** Opening Material to process block **
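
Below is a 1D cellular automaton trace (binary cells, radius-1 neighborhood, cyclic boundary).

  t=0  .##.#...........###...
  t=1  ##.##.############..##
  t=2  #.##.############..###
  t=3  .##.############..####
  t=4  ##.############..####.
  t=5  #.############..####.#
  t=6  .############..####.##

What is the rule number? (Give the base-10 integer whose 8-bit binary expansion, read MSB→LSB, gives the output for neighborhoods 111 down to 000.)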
** Closing Material to process block **
(About this task):
Your answer must be an exact copy of every entry above.

(Exercise answer):
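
Below is a 1D cellular automaton trace (binary cells, radius-1 neighborhood, cyclic boundary).

  t=0  .##.#...........###...
  t=1  ##.##.############..##
  t=2  #.##.############..###
  t=3  .##.############..####
  t=4  ##.############..####.
  t=5  #.############..####.#
  t=6  .############..####.##

What is the rule number? (Give the base-10 integer whose 8-bit binary expansion, read MSB→LSB, gives the output for neighborhoods 111 down to 000.)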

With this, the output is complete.